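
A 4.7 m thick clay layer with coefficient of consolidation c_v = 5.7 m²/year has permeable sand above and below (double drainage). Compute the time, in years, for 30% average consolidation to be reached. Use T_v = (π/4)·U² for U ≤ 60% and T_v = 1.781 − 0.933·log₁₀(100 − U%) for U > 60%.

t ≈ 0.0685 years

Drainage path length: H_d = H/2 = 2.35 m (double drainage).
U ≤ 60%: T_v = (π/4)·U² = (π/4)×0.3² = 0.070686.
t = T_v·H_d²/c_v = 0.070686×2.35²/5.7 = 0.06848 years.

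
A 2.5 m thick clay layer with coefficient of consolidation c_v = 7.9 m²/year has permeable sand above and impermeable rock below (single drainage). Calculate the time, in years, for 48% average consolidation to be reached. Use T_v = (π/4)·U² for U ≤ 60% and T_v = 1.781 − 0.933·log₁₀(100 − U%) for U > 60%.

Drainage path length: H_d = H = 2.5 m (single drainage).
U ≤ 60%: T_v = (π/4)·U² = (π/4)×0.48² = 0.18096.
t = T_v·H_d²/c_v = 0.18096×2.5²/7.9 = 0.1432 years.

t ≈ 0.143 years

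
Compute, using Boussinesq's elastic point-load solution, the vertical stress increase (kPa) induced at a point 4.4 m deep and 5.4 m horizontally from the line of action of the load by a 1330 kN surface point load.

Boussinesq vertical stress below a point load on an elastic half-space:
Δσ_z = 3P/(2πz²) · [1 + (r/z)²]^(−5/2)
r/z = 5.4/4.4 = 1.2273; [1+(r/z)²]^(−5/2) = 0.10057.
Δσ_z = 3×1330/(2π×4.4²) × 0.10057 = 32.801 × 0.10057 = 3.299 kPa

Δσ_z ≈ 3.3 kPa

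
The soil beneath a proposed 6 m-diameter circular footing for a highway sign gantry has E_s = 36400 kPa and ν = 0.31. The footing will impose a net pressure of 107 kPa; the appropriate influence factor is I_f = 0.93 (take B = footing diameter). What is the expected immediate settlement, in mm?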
----------------
A verbatim copy of the listing is to be returned in full.

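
A 4.7 m thick clay layer with coefficient of consolidation c_v = 5.7 m²/year has permeable sand above and below (double drainage). Compute the time, in years, for 30% average consolidation to be reached. Use T_v = (π/4)·U² for U ≤ 60% and T_v = 1.781 − 0.933·log₁₀(100 − U%) for U > 60%.

t ≈ 0.0685 years

Drainage path length: H_d = H/2 = 2.35 m (double drainage).
U ≤ 60%: T_v = (π/4)·U² = (π/4)×0.3² = 0.070686.
t = T_v·H_d²/c_v = 0.070686×2.35²/5.7 = 0.06848 years.

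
A 2.5 m thick clay layer with coefficient of consolidation c_v = 7.9 m²/year has permeable sand above and impermeable rock below (single drainage). Calculate the time, in years, for 48% average consolidation to be reached. Use T_v = (π/4)·U² for U ≤ 60% and T_v = 1.781 − 0.933·log₁₀(100 − U%) for U > 60%.

Drainage path length: H_d = H = 2.5 m (single drainage).
U ≤ 60%: T_v = (π/4)·U² = (π/4)×0.48² = 0.18096.
t = T_v·H_d²/c_v = 0.18096×2.5²/7.9 = 0.1432 years.

t ≈ 0.143 years

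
Compute, using Boussinesq's elastic point-load solution, the vertical stress increase (kPa) induced at a point 4.4 m deep and 5.4 m horizontally from the line of action of the load by a 1330 kN surface point load.

Boussinesq vertical stress below a point load on an elastic half-space:
Δσ_z = 3P/(2πz²) · [1 + (r/z)²]^(−5/2)
r/z = 5.4/4.4 = 1.2273; [1+(r/z)²]^(−5/2) = 0.10057.
Δσ_z = 3×1330/(2π×4.4²) × 0.10057 = 32.801 × 0.10057 = 3.299 kPa

Δσ_z ≈ 3.3 kPa

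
The soil beneath a proposed 6 m-diameter circular footing for a highway sign gantry has E_s = 36400 kPa and ν = 0.31. The footing will impose a net pressure of 107 kPa; the appropriate influence factor is I_f = 0.93 (take B = footing diameter). What is the expected immediate settlement, in mm?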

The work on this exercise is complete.